*** Records supplied ***

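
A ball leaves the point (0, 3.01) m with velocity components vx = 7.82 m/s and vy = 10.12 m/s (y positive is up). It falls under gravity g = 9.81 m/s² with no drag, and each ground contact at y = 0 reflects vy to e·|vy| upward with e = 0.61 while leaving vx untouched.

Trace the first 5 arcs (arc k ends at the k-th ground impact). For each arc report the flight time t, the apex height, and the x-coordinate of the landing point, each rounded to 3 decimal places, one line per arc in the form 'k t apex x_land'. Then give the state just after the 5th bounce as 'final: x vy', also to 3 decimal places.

1 2.327 8.230 18.197
2 1.580 3.062 30.554
3 0.964 1.139 38.093
4 0.588 0.424 42.691
5 0.359 0.158 45.496
final: 45.496 1.073

Arc 1: start y=3.010, vy=10.120 → t=2.327, apex=8.230, x_land=18.197, impact vy=-12.707
  bounce: vy ← 0.61·12.707 = 7.751
Arc 2: start y=0.000, vy=7.751 → t=1.580, apex=3.062, x_land=30.554, impact vy=-7.751
  bounce: vy ← 0.61·7.751 = 4.728
Arc 3: start y=0.000, vy=4.728 → t=0.964, apex=1.139, x_land=38.093, impact vy=-4.728
  bounce: vy ← 0.61·4.728 = 2.884
Arc 4: start y=0.000, vy=2.884 → t=0.588, apex=0.424, x_land=42.691, impact vy=-2.884
  bounce: vy ← 0.61·2.884 = 1.759
Arc 5: start y=0.000, vy=1.759 → t=0.359, apex=0.158, x_land=45.496, impact vy=-1.759
  bounce: vy ← 0.61·1.759 = 1.073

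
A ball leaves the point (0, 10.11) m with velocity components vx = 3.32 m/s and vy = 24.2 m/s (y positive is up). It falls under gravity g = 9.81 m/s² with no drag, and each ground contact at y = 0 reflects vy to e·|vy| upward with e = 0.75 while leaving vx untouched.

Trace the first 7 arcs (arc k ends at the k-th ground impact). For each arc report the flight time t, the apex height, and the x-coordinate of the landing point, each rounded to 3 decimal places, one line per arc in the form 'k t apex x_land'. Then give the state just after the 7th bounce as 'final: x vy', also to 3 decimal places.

Arc 1: start y=10.110, vy=24.200 → t=5.321, apex=39.959, x_land=17.666, impact vy=-28.000
  bounce: vy ← 0.75·28.000 = 21.000
Arc 2: start y=0.000, vy=21.000 → t=4.281, apex=22.477, x_land=31.880, impact vy=-21.000
  bounce: vy ← 0.75·21.000 = 15.750
Arc 3: start y=0.000, vy=15.750 → t=3.211, apex=12.643, x_land=42.541, impact vy=-15.750
  bounce: vy ← 0.75·15.750 = 11.812
Arc 4: start y=0.000, vy=11.812 → t=2.408, apex=7.112, x_land=50.536, impact vy=-11.812
  bounce: vy ← 0.75·11.812 = 8.859
Arc 5: start y=0.000, vy=8.859 → t=1.806, apex=4.000, x_land=56.533, impact vy=-8.859
  bounce: vy ← 0.75·8.859 = 6.645
Arc 6: start y=0.000, vy=6.645 → t=1.355, apex=2.250, x_land=61.030, impact vy=-6.645
  bounce: vy ← 0.75·6.645 = 4.983
Arc 7: start y=0.000, vy=4.983 → t=1.016, apex=1.266, x_land=64.403, impact vy=-4.983
  bounce: vy ← 0.75·4.983 = 3.738

1 5.321 39.959 17.666
2 4.281 22.477 31.880
3 3.211 12.643 42.541
4 2.408 7.112 50.536
5 1.806 4.000 56.533
6 1.355 2.250 61.030
7 1.016 1.266 64.403
final: 64.403 3.738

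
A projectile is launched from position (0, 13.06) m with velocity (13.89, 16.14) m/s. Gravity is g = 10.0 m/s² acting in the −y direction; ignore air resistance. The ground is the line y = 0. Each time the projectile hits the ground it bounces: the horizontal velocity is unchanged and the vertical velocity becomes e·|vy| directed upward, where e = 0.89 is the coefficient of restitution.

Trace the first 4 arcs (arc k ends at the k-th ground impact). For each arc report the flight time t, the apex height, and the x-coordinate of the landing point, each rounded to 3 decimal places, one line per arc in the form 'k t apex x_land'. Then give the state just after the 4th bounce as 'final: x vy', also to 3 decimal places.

Arc 1: start y=13.060, vy=16.140 → t=3.898, apex=26.085, x_land=54.144, impact vy=-22.841
  bounce: vy ← 0.89·22.841 = 20.328
Arc 2: start y=0.000, vy=20.328 → t=4.066, apex=20.662, x_land=110.616, impact vy=-20.328
  bounce: vy ← 0.89·20.328 = 18.092
Arc 3: start y=0.000, vy=18.092 → t=3.618, apex=16.366, x_land=160.876, impact vy=-18.092
  bounce: vy ← 0.89·18.092 = 16.102
Arc 4: start y=0.000, vy=16.102 → t=3.220, apex=12.964, x_land=205.608, impact vy=-16.102
  bounce: vy ← 0.89·16.102 = 14.331

1 3.898 26.085 54.144
2 4.066 20.662 110.616
3 3.618 16.366 160.876
4 3.220 12.964 205.608
final: 205.608 14.331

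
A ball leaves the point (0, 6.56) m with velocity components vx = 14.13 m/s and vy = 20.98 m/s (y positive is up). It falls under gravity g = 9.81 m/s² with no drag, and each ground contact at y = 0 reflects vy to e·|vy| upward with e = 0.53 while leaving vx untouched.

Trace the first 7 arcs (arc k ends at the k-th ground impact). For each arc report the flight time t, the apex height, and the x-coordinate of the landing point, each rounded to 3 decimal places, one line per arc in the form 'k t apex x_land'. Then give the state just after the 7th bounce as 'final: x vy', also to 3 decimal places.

Arc 1: start y=6.560, vy=20.980 → t=4.570, apex=28.994, x_land=64.573, impact vy=-23.851
  bounce: vy ← 0.53·23.851 = 12.641
Arc 2: start y=0.000, vy=12.641 → t=2.577, apex=8.144, x_land=100.988, impact vy=-12.641
  bounce: vy ← 0.53·12.641 = 6.700
Arc 3: start y=0.000, vy=6.700 → t=1.366, apex=2.288, x_land=120.289, impact vy=-6.700
  bounce: vy ← 0.53·6.700 = 3.551
Arc 4: start y=0.000, vy=3.551 → t=0.724, apex=0.643, x_land=130.518, impact vy=-3.551
  bounce: vy ← 0.53·3.551 = 1.882
Arc 5: start y=0.000, vy=1.882 → t=0.384, apex=0.181, x_land=135.939, impact vy=-1.882
  bounce: vy ← 0.53·1.882 = 0.997
Arc 6: start y=0.000, vy=0.997 → t=0.203, apex=0.051, x_land=138.812, impact vy=-0.997
  bounce: vy ← 0.53·0.997 = 0.529
Arc 7: start y=0.000, vy=0.529 → t=0.108, apex=0.014, x_land=140.335, impact vy=-0.529
  bounce: vy ← 0.53·0.529 = 0.280

1 4.570 28.994 64.573
2 2.577 8.144 100.988
3 1.366 2.288 120.289
4 0.724 0.643 130.518
5 0.384 0.181 135.939
6 0.203 0.051 138.812
7 0.108 0.014 140.335
final: 140.335 0.280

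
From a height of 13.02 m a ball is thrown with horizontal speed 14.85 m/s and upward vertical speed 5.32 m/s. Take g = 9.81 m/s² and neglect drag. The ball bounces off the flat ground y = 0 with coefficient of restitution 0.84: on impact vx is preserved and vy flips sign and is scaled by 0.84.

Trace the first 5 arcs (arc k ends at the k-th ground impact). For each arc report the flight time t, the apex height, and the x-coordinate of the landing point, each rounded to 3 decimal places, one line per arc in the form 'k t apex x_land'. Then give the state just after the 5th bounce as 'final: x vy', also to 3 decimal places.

1 2.259 14.463 33.553
2 2.885 10.205 76.391
3 2.423 7.200 112.376
4 2.035 5.081 142.603
5 1.710 3.585 167.994
final: 167.994 7.045

Arc 1: start y=13.020, vy=5.320 → t=2.259, apex=14.463, x_land=33.553, impact vy=-16.845
  bounce: vy ← 0.84·16.845 = 14.150
Arc 2: start y=0.000, vy=14.150 → t=2.885, apex=10.205, x_land=76.391, impact vy=-14.150
  bounce: vy ← 0.84·14.150 = 11.886
Arc 3: start y=0.000, vy=11.886 → t=2.423, apex=7.200, x_land=112.376, impact vy=-11.886
  bounce: vy ← 0.84·11.886 = 9.984
Arc 4: start y=0.000, vy=9.984 → t=2.035, apex=5.081, x_land=142.603, impact vy=-9.984
  bounce: vy ← 0.84·9.984 = 8.387
Arc 5: start y=0.000, vy=8.387 → t=1.710, apex=3.585, x_land=167.994, impact vy=-8.387
  bounce: vy ← 0.84·8.387 = 7.045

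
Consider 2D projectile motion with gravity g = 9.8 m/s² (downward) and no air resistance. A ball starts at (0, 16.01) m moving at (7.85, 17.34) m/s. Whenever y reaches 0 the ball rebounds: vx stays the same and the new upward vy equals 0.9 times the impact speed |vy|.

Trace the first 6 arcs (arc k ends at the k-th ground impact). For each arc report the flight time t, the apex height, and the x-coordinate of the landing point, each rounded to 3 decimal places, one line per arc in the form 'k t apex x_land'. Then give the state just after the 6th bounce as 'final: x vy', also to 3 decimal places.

1 4.299 31.351 33.746
2 4.553 25.394 69.487
3 4.098 20.569 101.654
4 3.688 16.661 130.604
5 3.319 13.495 156.659
6 2.987 10.931 180.109
final: 180.109 13.174

Arc 1: start y=16.010, vy=17.340 → t=4.299, apex=31.351, x_land=33.746, impact vy=-24.789
  bounce: vy ← 0.9·24.789 = 22.310
Arc 2: start y=0.000, vy=22.310 → t=4.553, apex=25.394, x_land=69.487, impact vy=-22.310
  bounce: vy ← 0.9·22.310 = 20.079
Arc 3: start y=0.000, vy=20.079 → t=4.098, apex=20.569, x_land=101.654, impact vy=-20.079
  bounce: vy ← 0.9·20.079 = 18.071
Arc 4: start y=0.000, vy=18.071 → t=3.688, apex=16.661, x_land=130.604, impact vy=-18.071
  bounce: vy ← 0.9·18.071 = 16.264
Arc 5: start y=0.000, vy=16.264 → t=3.319, apex=13.495, x_land=156.659, impact vy=-16.264
  bounce: vy ← 0.9·16.264 = 14.637
Arc 6: start y=0.000, vy=14.637 → t=2.987, apex=10.931, x_land=180.109, impact vy=-14.637
  bounce: vy ← 0.9·14.637 = 13.174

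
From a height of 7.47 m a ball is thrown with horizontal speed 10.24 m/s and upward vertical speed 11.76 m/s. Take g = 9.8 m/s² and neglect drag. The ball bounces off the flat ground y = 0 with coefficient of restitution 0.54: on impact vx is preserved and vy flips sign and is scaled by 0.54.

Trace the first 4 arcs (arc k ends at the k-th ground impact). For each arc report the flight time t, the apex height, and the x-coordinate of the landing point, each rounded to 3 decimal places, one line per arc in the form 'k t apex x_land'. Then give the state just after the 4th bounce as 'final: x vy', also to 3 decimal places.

1 2.922 14.526 29.919
2 1.860 4.236 48.960
3 1.004 1.235 59.243
4 0.542 0.360 64.795
final: 64.795 1.435

Arc 1: start y=7.470, vy=11.760 → t=2.922, apex=14.526, x_land=29.919, impact vy=-16.873
  bounce: vy ← 0.54·16.873 = 9.112
Arc 2: start y=0.000, vy=9.112 → t=1.860, apex=4.236, x_land=48.960, impact vy=-9.112
  bounce: vy ← 0.54·9.112 = 4.920
Arc 3: start y=0.000, vy=4.920 → t=1.004, apex=1.235, x_land=59.243, impact vy=-4.920
  bounce: vy ← 0.54·4.920 = 2.657
Arc 4: start y=0.000, vy=2.657 → t=0.542, apex=0.360, x_land=64.795, impact vy=-2.657
  bounce: vy ← 0.54·2.657 = 1.435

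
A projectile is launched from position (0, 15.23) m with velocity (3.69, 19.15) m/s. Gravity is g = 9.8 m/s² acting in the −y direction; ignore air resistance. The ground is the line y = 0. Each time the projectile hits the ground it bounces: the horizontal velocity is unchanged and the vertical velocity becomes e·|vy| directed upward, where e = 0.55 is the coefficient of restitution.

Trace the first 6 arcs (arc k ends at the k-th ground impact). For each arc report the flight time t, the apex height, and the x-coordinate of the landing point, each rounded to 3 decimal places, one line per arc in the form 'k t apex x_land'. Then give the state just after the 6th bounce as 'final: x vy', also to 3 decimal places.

1 4.586 33.940 16.922
2 2.895 10.267 27.605
3 1.592 3.106 33.480
4 0.876 0.939 36.712
5 0.482 0.284 38.489
6 0.265 0.086 39.467
final: 39.467 0.714

Arc 1: start y=15.230, vy=19.150 → t=4.586, apex=33.940, x_land=16.922, impact vy=-25.792
  bounce: vy ← 0.55·25.792 = 14.186
Arc 2: start y=0.000, vy=14.186 → t=2.895, apex=10.267, x_land=27.605, impact vy=-14.186
  bounce: vy ← 0.55·14.186 = 7.802
Arc 3: start y=0.000, vy=7.802 → t=1.592, apex=3.106, x_land=33.480, impact vy=-7.802
  bounce: vy ← 0.55·7.802 = 4.291
Arc 4: start y=0.000, vy=4.291 → t=0.876, apex=0.939, x_land=36.712, impact vy=-4.291
  bounce: vy ← 0.55·4.291 = 2.360
Arc 5: start y=0.000, vy=2.360 → t=0.482, apex=0.284, x_land=38.489, impact vy=-2.360
  bounce: vy ← 0.55·2.360 = 1.298
Arc 6: start y=0.000, vy=1.298 → t=0.265, apex=0.086, x_land=39.467, impact vy=-1.298
  bounce: vy ← 0.55·1.298 = 0.714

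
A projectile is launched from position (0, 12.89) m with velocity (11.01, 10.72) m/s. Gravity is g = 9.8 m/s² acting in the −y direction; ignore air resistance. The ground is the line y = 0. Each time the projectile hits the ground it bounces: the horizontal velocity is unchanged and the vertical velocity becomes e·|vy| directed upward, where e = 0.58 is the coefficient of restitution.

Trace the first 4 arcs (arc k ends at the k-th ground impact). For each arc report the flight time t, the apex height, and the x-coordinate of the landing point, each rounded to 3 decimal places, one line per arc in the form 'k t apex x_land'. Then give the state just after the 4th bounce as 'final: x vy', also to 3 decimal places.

Arc 1: start y=12.890, vy=10.720 → t=3.050, apex=18.753, x_land=33.583, impact vy=-19.172
  bounce: vy ← 0.58·19.172 = 11.120
Arc 2: start y=0.000, vy=11.120 → t=2.269, apex=6.309, x_land=58.568, impact vy=-11.120
  bounce: vy ← 0.58·11.120 = 6.449
Arc 3: start y=0.000, vy=6.449 → t=1.316, apex=2.122, x_land=73.059, impact vy=-6.449
  bounce: vy ← 0.58·6.449 = 3.741
Arc 4: start y=0.000, vy=3.741 → t=0.763, apex=0.714, x_land=81.465, impact vy=-3.741
  bounce: vy ← 0.58·3.741 = 2.170

1 3.050 18.753 33.583
2 2.269 6.309 58.568
3 1.316 2.122 73.059
4 0.763 0.714 81.465
final: 81.465 2.170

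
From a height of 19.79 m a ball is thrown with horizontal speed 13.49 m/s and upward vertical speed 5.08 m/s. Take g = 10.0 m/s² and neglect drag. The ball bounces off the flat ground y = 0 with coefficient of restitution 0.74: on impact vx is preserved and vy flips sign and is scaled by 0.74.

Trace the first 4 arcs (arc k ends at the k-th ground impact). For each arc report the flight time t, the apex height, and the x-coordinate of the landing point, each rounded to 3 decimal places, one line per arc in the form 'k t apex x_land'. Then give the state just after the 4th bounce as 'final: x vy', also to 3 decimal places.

Arc 1: start y=19.790, vy=5.080 → t=2.561, apex=21.080, x_land=34.552, impact vy=-20.533
  bounce: vy ← 0.74·20.533 = 15.194
Arc 2: start y=0.000, vy=15.194 → t=3.039, apex=11.544, x_land=75.547, impact vy=-15.194
  bounce: vy ← 0.74·15.194 = 11.244
Arc 3: start y=0.000, vy=11.244 → t=2.249, apex=6.321, x_land=105.883, impact vy=-11.244
  bounce: vy ← 0.74·11.244 = 8.320
Arc 4: start y=0.000, vy=8.320 → t=1.664, apex=3.462, x_land=128.331, impact vy=-8.320
  bounce: vy ← 0.74·8.320 = 6.157

1 2.561 21.080 34.552
2 3.039 11.544 75.547
3 2.249 6.321 105.883
4 1.664 3.462 128.331
final: 128.331 6.157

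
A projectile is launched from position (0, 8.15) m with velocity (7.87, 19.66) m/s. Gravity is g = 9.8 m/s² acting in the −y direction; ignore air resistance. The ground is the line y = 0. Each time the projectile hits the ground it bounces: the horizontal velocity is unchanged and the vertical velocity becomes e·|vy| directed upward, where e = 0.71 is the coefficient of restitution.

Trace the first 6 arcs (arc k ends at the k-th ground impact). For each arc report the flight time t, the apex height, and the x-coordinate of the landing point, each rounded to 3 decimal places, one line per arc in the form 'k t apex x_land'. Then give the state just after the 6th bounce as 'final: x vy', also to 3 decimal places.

Arc 1: start y=8.150, vy=19.660 → t=4.391, apex=27.870, x_land=34.557, impact vy=-23.372
  bounce: vy ← 0.71·23.372 = 16.594
Arc 2: start y=0.000, vy=16.594 → t=3.387, apex=14.049, x_land=61.210, impact vy=-16.594
  bounce: vy ← 0.71·16.594 = 11.782
Arc 3: start y=0.000, vy=11.782 → t=2.404, apex=7.082, x_land=80.133, impact vy=-11.782
  bounce: vy ← 0.71·11.782 = 8.365
Arc 4: start y=0.000, vy=8.365 → t=1.707, apex=3.570, x_land=93.568, impact vy=-8.365
  bounce: vy ← 0.71·8.365 = 5.939
Arc 5: start y=0.000, vy=5.939 → t=1.212, apex=1.800, x_land=103.107, impact vy=-5.939
  bounce: vy ← 0.71·5.939 = 4.217
Arc 6: start y=0.000, vy=4.217 → t=0.861, apex=0.907, x_land=109.880, impact vy=-4.217
  bounce: vy ← 0.71·4.217 = 2.994

1 4.391 27.870 34.557
2 3.387 14.049 61.210
3 2.404 7.082 80.133
4 1.707 3.570 93.568
5 1.212 1.800 103.107
6 0.861 0.907 109.880
final: 109.880 2.994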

***

#### To do:
The line containing "A ball leaves the point (0, 10.11)" marks the end. Please print exactly every line from the top of the data to it, both included, and nothing more.

#### Output for this task:
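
A ball leaves the point (0, 3.01) m with velocity components vx = 7.82 m/s and vy = 10.12 m/s (y positive is up). It falls under gravity g = 9.81 m/s² with no drag, and each ground contact at y = 0 reflects vy to e·|vy| upward with e = 0.61 while leaving vx untouched.

Trace the first 5 arcs (arc k ends at the k-th ground impact). For each arc report the flight time t, the apex height, and the x-coordinate of the landing point, each rounded to 3 decimal places, one line per arc in the form 'k t apex x_land'. Then give the state just after the 5th bounce as 'final: x vy', also to 3 decimal places.

1 2.327 8.230 18.197
2 1.580 3.062 30.554
3 0.964 1.139 38.093
4 0.588 0.424 42.691
5 0.359 0.158 45.496
final: 45.496 1.073

Arc 1: start y=3.010, vy=10.120 → t=2.327, apex=8.230, x_land=18.197, impact vy=-12.707
  bounce: vy ← 0.61·12.707 = 7.751
Arc 2: start y=0.000, vy=7.751 → t=1.580, apex=3.062, x_land=30.554, impact vy=-7.751
  bounce: vy ← 0.61·7.751 = 4.728
Arc 3: start y=0.000, vy=4.728 → t=0.964, apex=1.139, x_land=38.093, impact vy=-4.728
  bounce: vy ← 0.61·4.728 = 2.884
Arc 4: start y=0.000, vy=2.884 → t=0.588, apex=0.424, x_land=42.691, impact vy=-2.884
  bounce: vy ← 0.61·2.884 = 1.759
Arc 5: start y=0.000, vy=1.759 → t=0.359, apex=0.158, x_land=45.496, impact vy=-1.759
  bounce: vy ← 0.61·1.759 = 1.073

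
A ball leaves the point (0, 10.11) m with velocity components vx = 3.32 m/s and vy = 24.2 m/s (y positive is up). It falls under gravity g = 9.81 m/s² with no drag, and each ground contact at y = 0 reflects vy to e·|vy| upward with e = 0.75 while leaving vx untouched.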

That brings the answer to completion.